Directions
Among the entries below, one stretch runs from the line that contains "7 friends: El" through the line that contains "2 friends: Bombay". Repeat that stretch exactly, ends included, and only that.

Task inputs

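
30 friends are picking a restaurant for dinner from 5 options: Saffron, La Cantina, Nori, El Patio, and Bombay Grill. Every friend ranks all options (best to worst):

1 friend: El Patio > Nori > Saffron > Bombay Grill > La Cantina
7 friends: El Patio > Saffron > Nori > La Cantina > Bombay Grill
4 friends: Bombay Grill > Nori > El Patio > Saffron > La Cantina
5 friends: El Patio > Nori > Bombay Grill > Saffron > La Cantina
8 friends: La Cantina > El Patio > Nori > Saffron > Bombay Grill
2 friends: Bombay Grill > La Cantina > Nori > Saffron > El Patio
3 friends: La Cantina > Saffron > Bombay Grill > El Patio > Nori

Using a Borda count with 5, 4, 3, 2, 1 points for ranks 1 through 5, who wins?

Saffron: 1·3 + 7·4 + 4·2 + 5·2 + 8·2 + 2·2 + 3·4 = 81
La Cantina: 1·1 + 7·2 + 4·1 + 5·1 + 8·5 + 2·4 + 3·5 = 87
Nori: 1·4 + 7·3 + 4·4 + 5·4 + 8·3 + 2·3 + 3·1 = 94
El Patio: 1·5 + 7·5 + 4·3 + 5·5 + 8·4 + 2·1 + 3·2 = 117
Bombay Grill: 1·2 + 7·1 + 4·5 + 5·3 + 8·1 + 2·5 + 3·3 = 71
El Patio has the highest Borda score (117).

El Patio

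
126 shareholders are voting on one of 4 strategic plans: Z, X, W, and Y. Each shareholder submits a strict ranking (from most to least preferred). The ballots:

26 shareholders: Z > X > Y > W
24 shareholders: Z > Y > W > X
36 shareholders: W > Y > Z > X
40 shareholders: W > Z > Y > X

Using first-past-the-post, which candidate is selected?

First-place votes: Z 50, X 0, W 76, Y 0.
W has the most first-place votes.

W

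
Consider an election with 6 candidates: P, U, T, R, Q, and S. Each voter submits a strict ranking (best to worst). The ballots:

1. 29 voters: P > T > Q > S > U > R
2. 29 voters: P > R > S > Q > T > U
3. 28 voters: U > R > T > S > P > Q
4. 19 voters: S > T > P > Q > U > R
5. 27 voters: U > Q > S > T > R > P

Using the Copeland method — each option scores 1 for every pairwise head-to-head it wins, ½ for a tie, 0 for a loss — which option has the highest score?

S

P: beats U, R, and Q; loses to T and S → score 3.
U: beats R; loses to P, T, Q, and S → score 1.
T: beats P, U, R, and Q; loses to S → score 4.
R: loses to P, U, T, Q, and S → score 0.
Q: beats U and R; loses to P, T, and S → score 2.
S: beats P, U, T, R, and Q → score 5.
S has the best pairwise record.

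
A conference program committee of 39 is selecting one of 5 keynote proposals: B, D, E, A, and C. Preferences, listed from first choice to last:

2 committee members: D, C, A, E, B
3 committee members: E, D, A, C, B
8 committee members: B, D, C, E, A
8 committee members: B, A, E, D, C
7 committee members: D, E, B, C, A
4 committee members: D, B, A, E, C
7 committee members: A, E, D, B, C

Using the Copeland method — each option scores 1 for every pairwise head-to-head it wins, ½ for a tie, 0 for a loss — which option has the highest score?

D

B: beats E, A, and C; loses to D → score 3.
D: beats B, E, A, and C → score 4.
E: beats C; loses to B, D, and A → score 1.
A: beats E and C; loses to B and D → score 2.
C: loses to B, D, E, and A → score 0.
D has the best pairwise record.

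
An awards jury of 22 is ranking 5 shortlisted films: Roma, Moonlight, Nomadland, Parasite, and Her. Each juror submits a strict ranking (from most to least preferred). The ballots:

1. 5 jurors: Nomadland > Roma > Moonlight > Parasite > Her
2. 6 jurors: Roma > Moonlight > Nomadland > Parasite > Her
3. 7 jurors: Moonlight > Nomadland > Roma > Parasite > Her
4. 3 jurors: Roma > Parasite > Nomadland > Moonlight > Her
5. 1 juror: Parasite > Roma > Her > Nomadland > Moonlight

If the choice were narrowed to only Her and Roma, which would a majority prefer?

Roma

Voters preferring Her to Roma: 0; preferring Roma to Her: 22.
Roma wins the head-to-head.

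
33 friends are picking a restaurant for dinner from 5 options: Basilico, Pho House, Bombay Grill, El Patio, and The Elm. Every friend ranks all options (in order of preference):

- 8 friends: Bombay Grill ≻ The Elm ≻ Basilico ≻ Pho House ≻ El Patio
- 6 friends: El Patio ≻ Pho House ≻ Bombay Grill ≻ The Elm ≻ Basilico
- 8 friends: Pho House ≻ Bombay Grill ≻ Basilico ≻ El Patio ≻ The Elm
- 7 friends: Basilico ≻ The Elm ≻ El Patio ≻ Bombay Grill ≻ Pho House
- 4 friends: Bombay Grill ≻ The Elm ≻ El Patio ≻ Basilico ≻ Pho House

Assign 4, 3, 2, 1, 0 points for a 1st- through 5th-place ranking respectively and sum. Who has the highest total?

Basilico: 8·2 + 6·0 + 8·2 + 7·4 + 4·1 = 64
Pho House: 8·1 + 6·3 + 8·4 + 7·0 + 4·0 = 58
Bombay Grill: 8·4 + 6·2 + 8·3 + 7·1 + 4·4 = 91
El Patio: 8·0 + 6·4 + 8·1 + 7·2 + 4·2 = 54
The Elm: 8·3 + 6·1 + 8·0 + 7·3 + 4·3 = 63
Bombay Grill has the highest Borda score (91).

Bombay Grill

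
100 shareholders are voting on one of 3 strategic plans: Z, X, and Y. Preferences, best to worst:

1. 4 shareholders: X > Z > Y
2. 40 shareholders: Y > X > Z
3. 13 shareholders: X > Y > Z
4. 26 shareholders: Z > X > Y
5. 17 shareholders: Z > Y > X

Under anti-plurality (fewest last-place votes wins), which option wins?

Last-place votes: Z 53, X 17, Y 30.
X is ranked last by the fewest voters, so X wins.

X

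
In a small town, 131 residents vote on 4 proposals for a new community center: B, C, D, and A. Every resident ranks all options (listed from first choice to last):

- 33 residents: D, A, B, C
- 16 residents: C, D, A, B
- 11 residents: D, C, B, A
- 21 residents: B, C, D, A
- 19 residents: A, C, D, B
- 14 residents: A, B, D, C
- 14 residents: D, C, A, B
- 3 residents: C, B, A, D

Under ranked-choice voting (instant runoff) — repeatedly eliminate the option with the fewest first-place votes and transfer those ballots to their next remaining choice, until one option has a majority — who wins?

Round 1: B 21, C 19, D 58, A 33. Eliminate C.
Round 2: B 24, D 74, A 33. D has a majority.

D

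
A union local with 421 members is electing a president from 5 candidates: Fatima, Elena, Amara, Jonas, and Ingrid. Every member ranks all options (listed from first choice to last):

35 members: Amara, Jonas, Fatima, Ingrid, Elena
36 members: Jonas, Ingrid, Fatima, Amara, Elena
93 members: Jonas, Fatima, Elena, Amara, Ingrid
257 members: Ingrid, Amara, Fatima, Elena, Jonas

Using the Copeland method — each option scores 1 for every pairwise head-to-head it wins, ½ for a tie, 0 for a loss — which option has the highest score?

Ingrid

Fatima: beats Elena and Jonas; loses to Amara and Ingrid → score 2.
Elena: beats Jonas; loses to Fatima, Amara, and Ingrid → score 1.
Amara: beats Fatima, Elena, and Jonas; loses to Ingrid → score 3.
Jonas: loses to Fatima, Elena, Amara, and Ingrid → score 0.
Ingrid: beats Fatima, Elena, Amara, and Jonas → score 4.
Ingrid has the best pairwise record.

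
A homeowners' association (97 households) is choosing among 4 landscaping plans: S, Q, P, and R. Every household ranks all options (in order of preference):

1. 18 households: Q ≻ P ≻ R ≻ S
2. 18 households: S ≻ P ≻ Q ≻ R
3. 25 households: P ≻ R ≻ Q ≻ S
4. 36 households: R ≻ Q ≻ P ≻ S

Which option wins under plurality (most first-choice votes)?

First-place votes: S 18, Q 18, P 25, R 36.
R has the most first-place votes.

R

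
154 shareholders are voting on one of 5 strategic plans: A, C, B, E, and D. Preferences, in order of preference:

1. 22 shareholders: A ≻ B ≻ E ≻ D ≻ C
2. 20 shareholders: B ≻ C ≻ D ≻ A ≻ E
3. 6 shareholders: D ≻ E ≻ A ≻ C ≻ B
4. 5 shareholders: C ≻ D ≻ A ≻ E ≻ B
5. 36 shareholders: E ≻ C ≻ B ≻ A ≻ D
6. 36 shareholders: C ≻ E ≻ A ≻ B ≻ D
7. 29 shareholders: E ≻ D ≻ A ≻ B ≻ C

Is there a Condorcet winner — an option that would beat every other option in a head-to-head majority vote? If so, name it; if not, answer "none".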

==

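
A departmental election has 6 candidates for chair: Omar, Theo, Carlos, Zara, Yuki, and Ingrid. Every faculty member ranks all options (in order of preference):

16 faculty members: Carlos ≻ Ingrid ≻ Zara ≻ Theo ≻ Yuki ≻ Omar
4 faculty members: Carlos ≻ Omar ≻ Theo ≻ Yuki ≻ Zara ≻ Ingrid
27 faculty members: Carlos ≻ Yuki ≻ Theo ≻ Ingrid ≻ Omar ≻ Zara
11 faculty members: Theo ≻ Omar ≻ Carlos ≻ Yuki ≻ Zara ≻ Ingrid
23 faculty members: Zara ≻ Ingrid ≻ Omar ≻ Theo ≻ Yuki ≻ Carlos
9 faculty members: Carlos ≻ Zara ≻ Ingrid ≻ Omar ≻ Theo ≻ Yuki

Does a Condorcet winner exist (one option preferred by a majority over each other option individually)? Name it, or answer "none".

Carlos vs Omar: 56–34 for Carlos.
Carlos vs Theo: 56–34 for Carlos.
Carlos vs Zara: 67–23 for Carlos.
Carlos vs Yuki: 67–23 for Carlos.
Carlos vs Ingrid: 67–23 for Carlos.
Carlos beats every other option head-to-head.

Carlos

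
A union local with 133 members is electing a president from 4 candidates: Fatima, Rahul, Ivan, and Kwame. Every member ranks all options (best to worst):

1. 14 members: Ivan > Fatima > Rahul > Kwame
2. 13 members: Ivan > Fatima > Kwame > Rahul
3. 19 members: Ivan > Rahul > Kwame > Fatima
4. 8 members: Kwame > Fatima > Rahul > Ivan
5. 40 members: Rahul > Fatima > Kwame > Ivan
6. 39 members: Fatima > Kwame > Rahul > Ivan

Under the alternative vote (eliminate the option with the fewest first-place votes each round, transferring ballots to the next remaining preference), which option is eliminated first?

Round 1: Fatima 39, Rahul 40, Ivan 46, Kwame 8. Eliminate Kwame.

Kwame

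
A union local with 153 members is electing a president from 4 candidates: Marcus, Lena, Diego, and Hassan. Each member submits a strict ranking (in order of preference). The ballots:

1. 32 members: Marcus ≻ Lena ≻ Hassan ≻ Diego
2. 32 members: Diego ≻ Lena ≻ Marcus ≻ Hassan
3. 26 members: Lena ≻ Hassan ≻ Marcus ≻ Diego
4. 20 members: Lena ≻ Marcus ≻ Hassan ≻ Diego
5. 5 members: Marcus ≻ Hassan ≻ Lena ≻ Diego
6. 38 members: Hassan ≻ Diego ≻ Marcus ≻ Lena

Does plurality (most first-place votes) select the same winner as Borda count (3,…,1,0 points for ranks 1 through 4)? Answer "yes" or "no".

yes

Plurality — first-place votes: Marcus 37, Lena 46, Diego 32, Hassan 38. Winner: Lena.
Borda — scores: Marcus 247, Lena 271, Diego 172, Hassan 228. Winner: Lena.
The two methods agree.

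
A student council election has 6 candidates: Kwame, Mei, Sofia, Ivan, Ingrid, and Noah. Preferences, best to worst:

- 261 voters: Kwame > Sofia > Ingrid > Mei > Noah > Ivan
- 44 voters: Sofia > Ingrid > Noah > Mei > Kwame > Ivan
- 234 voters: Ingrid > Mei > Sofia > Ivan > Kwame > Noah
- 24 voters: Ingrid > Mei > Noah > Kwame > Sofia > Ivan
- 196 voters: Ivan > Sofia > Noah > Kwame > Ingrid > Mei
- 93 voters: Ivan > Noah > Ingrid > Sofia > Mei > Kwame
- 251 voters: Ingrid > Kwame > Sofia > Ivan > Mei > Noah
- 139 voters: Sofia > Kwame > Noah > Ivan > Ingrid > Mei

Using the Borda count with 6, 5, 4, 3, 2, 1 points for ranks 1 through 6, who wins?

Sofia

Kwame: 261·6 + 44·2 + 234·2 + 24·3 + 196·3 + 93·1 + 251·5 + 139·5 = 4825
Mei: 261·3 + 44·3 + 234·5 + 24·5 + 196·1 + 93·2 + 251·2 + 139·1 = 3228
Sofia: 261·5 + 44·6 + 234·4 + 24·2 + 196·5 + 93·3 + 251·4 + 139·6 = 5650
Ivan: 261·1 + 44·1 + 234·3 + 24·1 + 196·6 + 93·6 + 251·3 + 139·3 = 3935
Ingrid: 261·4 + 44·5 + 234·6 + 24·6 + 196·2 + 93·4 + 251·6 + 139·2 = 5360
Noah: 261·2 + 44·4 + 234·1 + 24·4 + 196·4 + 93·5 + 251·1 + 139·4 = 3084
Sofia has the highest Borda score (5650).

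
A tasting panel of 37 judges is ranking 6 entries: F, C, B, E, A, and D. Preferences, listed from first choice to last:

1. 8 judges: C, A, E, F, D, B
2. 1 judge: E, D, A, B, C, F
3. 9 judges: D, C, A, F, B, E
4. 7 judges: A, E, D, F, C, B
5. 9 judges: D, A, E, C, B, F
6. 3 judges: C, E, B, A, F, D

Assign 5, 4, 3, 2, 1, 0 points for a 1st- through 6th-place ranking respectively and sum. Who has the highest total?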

==

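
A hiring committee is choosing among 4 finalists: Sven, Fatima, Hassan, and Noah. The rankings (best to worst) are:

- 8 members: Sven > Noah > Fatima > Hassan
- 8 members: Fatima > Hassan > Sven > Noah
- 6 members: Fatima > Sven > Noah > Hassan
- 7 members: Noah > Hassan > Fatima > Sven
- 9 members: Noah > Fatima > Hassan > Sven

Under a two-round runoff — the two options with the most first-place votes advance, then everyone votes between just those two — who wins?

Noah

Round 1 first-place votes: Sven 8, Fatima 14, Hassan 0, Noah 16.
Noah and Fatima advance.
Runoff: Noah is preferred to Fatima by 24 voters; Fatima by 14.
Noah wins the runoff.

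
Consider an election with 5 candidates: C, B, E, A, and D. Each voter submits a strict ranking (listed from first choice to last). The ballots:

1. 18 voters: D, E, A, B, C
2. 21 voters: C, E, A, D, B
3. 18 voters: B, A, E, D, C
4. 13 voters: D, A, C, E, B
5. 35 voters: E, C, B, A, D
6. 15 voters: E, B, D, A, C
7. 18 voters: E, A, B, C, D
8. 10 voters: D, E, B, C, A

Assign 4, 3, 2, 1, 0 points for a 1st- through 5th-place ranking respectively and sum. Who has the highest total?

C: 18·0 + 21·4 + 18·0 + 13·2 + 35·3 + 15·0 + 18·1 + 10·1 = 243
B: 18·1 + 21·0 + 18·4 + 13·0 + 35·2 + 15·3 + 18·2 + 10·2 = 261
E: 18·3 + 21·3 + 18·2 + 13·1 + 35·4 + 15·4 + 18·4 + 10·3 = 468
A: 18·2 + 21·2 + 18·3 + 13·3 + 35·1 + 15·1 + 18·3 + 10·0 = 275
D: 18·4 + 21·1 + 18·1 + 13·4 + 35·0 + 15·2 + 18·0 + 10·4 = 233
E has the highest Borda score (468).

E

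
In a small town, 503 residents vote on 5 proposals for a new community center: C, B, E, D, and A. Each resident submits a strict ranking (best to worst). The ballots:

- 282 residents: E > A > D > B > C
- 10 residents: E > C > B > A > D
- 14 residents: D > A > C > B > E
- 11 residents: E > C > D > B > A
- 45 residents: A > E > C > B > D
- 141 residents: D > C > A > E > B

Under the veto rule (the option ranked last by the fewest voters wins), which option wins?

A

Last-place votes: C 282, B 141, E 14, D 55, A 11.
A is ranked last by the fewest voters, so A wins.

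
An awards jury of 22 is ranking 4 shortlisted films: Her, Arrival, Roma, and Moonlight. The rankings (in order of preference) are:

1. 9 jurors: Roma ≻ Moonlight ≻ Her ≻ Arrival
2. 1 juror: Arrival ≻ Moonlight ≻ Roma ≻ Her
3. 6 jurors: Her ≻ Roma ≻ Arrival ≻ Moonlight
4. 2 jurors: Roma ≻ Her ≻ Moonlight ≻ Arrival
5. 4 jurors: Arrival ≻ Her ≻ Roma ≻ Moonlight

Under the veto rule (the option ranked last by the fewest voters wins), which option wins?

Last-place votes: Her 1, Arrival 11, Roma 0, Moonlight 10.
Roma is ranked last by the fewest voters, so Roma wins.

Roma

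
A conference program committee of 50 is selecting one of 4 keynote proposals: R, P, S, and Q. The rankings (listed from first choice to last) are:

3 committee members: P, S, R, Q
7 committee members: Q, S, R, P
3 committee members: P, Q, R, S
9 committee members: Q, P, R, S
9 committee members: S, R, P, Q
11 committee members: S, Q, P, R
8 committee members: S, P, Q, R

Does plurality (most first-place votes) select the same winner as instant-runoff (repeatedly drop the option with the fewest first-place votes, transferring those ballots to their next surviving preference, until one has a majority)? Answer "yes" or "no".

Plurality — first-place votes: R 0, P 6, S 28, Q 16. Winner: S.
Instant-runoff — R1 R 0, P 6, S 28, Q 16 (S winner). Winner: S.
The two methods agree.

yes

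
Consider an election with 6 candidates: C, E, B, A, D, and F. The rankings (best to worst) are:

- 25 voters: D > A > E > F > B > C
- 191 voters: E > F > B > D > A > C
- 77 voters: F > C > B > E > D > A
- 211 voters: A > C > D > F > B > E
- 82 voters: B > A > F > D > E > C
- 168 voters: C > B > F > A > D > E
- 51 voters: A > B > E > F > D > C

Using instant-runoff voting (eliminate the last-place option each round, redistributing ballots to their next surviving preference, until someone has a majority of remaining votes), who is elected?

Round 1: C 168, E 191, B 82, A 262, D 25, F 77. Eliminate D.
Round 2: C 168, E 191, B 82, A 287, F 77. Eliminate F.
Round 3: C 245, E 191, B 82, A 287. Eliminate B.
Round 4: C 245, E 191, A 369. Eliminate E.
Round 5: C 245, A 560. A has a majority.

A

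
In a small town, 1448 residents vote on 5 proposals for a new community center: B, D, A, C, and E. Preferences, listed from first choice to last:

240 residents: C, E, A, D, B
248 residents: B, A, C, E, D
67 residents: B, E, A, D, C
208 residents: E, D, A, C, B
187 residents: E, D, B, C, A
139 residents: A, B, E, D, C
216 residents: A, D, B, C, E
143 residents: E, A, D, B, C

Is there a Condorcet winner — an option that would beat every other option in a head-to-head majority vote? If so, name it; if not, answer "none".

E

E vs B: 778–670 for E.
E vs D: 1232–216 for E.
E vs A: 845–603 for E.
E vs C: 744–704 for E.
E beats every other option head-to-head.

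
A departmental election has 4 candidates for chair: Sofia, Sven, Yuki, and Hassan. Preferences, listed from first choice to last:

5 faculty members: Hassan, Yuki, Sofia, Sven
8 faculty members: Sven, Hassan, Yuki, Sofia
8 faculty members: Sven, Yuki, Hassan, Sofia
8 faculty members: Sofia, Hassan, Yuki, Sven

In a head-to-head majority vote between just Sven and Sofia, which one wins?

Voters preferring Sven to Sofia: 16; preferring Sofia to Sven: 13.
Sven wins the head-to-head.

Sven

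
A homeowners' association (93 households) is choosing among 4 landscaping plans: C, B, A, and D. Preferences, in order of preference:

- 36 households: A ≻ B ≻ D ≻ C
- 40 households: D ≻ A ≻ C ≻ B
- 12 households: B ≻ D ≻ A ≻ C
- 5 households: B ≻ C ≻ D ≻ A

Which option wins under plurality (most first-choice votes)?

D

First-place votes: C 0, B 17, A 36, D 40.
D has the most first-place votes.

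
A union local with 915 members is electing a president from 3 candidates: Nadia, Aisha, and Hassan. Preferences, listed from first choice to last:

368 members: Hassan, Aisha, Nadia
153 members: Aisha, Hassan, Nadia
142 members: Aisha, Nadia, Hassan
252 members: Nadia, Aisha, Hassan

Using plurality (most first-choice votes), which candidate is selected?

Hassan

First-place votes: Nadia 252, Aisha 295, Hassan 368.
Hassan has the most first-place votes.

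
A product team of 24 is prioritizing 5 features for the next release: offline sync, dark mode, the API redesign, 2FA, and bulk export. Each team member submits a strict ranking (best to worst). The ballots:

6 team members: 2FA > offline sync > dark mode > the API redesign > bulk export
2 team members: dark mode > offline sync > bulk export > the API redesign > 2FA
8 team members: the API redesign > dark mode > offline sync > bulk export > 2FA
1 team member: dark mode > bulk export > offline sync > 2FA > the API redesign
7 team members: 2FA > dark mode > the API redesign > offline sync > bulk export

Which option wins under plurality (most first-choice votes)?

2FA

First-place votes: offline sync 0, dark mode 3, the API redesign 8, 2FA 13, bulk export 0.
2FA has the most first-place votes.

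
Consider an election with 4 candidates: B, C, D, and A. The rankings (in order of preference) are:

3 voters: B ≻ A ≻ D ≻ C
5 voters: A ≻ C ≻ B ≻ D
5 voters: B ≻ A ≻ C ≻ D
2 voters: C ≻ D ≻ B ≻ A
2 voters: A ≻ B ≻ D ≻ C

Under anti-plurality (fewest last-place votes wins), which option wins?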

Output of the exercise
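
7 friends: El Patio > Saffron > Nori > La Cantina > Bombay Grill
4 friends: Bombay Grill > Nori > El Patio > Saffron > La Cantina
5 friends: El Patio > Nori > Bombay Grill > Saffron > La Cantina
8 friends: La Cantina > El Patio > Nori > Saffron > Bombay Grill
2 friends: Bombay Grill > La Cantina > Nori > Saffron > El Patio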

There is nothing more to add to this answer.